=== Begin Enclosure ===

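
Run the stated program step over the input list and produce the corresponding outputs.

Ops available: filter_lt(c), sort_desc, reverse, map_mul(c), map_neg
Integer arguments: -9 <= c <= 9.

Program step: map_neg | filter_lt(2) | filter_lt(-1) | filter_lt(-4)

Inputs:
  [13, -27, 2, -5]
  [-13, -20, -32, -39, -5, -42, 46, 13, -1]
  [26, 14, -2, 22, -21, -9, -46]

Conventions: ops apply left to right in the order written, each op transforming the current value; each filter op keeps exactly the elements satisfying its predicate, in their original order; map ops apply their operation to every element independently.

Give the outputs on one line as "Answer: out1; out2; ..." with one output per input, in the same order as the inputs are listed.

[-13]; [-46, -13]; [-26, -14, -22]

Execution, op by op:
  [13, -27, 2, -5] -> [-13, 27, -2, 5] -> [-13, -2] -> [-13, -2] -> [-13]
  [-13, -20, -32, -39, -5, -42, 46, 13, -1] -> [13, 20, 32, 39, 5, 42, -46, -13, 1] -> [-46, -13, 1] -> [-46, -13] -> [-46, -13]
  [26, 14, -2, 22, -21, -9, -46] -> [-26, -14, 2, -22, 21, 9, 46] -> [-26, -14, -22] -> [-26, -14, -22] -> [-26, -14, -22]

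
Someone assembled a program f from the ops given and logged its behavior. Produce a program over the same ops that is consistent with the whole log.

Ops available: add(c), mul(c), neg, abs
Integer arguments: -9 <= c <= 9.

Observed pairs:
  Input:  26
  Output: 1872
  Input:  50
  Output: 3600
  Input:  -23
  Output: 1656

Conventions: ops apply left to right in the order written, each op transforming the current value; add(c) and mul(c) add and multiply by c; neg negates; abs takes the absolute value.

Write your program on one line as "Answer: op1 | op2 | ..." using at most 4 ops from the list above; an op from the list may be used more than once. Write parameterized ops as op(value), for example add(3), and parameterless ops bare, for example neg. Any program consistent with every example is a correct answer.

mul(-3) | abs | mul(3) | mul(8)

Check, running the answer program on each example:
  26 -> -78 -> 78 -> 234 -> 1872
  50 -> -150 -> 150 -> 450 -> 3600
  -23 -> 69 -> 69 -> 207 -> 1656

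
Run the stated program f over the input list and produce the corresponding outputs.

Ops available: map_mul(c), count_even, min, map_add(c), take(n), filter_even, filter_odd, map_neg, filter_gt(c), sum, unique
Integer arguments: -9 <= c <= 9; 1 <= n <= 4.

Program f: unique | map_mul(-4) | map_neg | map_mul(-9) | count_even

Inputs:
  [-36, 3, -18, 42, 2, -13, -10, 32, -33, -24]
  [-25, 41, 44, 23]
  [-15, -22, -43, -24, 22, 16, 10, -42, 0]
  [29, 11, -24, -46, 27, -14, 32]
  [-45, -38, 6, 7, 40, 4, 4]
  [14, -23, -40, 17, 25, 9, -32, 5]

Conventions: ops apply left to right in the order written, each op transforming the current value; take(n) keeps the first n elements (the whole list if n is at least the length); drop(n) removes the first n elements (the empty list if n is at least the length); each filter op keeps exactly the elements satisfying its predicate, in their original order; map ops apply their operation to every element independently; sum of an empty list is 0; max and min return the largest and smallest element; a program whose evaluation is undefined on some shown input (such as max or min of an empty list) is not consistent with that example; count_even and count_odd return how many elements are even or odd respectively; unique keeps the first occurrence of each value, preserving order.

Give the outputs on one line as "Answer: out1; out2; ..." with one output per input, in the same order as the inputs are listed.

10; 4; 9; 7; 6; 8

Execution, op by op:
  [-36, 3, -18, 42, 2, -13, -10, 32, -33, -24] -> [-36, 3, -18, 42, 2, -13, -10, 32, -33, -24] -> [144, -12, 72, -168, -8, 52, 40, -128, 132, 96] -> [-144, 12, -72, 168, 8, -52, -40, 128, -132, -96] -> [1296, -108, 648, -1512, -72, 468, 360, -1152, 1188, 864] -> 10
  [-25, 41, 44, 23] -> [-25, 41, 44, 23] -> [100, -164, -176, -92] -> [-100, 164, 176, 92] -> [900, -1476, -1584, -828] -> 4
  [-15, -22, -43, -24, 22, 16, 10, -42, 0] -> [-15, -22, -43, -24, 22, 16, 10, -42, 0] -> [60, 88, 172, 96, -88, -64, -40, 168, 0] -> [-60, -88, -172, -96, 88, 64, 40, -168, 0] -> [540, 792, 1548, 864, -792, -576, -360, 1512, 0] -> 9
  [29, 11, -24, -46, 27, -14, 32] -> [29, 11, -24, -46, 27, -14, 32] -> [-116, -44, 96, 184, -108, 56, -128] -> [116, 44, -96, -184, 108, -56, 128] -> [-1044, -396, 864, 1656, -972, 504, -1152] -> 7
  [-45, -38, 6, 7, 40, 4, 4] -> [-45, -38, 6, 7, 40, 4] -> [180, 152, -24, -28, -160, -16] -> [-180, -152, 24, 28, 160, 16] -> [1620, 1368, -216, -252, -1440, -144] -> 6
  [14, -23, -40, 17, 25, 9, -32, 5] -> [14, -23, -40, 17, 25, 9, -32, 5] -> [-56, 92, 160, -68, -100, -36, 128, -20] -> [56, -92, -160, 68, 100, 36, -128, 20] -> [-504, 828, 1440, -612, -900, -324, 1152, -180] -> 8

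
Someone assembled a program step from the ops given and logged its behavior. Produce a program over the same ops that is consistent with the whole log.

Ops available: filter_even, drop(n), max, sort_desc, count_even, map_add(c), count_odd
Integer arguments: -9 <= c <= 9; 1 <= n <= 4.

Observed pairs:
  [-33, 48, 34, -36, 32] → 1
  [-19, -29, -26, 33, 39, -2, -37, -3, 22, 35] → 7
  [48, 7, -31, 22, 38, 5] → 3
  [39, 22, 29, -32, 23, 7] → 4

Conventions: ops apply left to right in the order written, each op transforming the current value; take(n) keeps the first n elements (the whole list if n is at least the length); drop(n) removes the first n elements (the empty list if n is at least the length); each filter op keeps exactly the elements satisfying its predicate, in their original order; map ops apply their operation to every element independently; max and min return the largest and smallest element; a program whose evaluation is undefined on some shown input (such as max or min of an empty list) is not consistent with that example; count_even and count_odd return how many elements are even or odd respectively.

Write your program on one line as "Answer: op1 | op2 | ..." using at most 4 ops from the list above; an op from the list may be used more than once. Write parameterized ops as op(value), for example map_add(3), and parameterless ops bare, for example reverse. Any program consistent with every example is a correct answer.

map_add(-1) | filter_even | count_even

Check, running the answer program on each example:
  [-33, 48, 34, -36, 32] -> [-34, 47, 33, -37, 31] -> [-34] -> 1
  [-19, -29, -26, 33, 39, -2, -37, -3, 22, 35] -> [-20, -30, -27, 32, 38, -3, -38, -4, 21, 34] -> [-20, -30, 32, 38, -38, -4, 34] -> 7
  [48, 7, -31, 22, 38, 5] -> [47, 6, -32, 21, 37, 4] -> [6, -32, 4] -> 3
  [39, 22, 29, -32, 23, 7] -> [38, 21, 28, -33, 22, 6] -> [38, 28, 22, 6] -> 4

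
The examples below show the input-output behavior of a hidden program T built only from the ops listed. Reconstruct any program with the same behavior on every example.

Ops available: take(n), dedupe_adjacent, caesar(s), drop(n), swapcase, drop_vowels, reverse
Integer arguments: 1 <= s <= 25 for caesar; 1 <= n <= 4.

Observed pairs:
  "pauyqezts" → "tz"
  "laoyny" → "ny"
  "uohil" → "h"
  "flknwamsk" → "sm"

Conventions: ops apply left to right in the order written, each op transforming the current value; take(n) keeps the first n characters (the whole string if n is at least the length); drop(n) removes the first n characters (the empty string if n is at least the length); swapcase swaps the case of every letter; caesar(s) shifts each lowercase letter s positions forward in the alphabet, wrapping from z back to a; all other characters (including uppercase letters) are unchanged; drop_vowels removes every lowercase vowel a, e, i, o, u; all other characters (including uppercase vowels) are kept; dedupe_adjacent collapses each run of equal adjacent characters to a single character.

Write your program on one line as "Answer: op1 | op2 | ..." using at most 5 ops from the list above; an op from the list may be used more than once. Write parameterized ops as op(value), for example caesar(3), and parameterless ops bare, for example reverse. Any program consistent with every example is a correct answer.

reverse | drop_vowels | drop(1) | take(2)

Check, running the answer program on each example:
  "pauyqezts" -> "stzeqyuap" -> "stzqyp" -> "tzqyp" -> "tz"
  "laoyny" -> "ynyoal" -> "ynyl" -> "nyl" -> "ny"
  "uohil" -> "lihou" -> "lh" -> "h" -> "h"
  "flknwamsk" -> "ksmawnklf" -> "ksmwnklf" -> "smwnklf" -> "sm"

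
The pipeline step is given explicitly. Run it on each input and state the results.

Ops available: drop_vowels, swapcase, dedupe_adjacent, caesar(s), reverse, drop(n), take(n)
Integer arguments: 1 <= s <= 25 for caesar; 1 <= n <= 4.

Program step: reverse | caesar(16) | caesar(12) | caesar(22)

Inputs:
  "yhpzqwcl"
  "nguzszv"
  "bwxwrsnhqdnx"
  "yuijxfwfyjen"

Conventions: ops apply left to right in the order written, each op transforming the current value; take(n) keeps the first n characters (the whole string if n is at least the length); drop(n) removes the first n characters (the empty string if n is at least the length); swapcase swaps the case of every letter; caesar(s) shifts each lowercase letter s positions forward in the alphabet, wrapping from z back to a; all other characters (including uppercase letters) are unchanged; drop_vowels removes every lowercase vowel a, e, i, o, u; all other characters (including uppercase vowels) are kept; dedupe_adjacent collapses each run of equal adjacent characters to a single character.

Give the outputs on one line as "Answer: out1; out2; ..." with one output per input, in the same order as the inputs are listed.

"jauoxnfw"; "txqxsel"; "vlboflqpuvuz"; "lchwdudvhgsw"

Execution, op by op:
  "yhpzqwcl" -> "lcwqzphy" -> "bsmgpfxo" -> "neysbrja" -> "jauoxnfw"
  "nguzszv" -> "vzszugn" -> "lpipkwd" -> "xbubwip" -> "txqxsel"
  "bwxwrsnhqdnx" -> "xndqhnsrwxwb" -> "ndtgxdihmnmr" -> "zpfsjputyzyd" -> "vlboflqpuvuz"
  "yuijxfwfyjen" -> "nejyfwfxjiuy" -> "duzovmvnzyko" -> "pglahyhzlkwa" -> "lchwdudvhgsw"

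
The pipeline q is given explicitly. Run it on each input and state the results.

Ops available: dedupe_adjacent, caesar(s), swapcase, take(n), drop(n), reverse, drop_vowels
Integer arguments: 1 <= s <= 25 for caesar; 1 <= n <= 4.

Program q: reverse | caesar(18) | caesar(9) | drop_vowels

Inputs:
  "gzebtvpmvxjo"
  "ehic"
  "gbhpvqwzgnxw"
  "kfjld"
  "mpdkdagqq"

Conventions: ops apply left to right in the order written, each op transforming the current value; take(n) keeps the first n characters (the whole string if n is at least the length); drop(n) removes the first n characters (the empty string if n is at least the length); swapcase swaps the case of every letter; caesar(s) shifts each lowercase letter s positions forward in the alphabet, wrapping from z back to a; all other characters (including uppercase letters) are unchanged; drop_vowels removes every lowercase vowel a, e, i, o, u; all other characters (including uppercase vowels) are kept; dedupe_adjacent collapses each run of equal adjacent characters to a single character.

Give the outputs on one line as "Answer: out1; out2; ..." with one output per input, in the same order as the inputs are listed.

"pkywnqwcfh"; "djf"; "xyhxrwqch"; "mkgl"; "rrhblqn"

Execution, op by op:
  "gzebtvpmvxjo" -> "ojxvmpvtbezg" -> "gbpnehnltwry" -> "pkywnqwucfah" -> "pkywnqwcfh"
  "ehic" -> "cihe" -> "uazw" -> "djif" -> "djf"
  "gbhpvqwzgnxw" -> "wxngzwqvphbg" -> "opfyroinhzty" -> "xyohaxrwqich" -> "xyhxrwqch"
  "kfjld" -> "dljfk" -> "vdbxc" -> "emkgl" -> "mkgl"
  "mpdkdagqq" -> "qqgadkdpm" -> "iiysvcvhe" -> "rrhbeleqn" -> "rrhblqn"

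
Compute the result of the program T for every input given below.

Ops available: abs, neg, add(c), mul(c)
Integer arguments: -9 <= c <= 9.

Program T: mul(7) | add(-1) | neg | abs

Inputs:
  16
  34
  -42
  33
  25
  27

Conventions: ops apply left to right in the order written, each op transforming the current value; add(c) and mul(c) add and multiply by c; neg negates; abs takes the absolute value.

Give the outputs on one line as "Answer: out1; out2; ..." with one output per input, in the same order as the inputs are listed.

Execution, op by op:
  16 -> 112 -> 111 -> -111 -> 111
  34 -> 238 -> 237 -> -237 -> 237
  -42 -> -294 -> -295 -> 295 -> 295
  33 -> 231 -> 230 -> -230 -> 230
  25 -> 175 -> 174 -> -174 -> 174
  27 -> 189 -> 188 -> -188 -> 188

111; 237; 295; 230; 174; 188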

=== End Enclosure ===

TASK PROMPT »
State, as a bare number, how many lines of the material contain "explicitly".

ANSWER »
2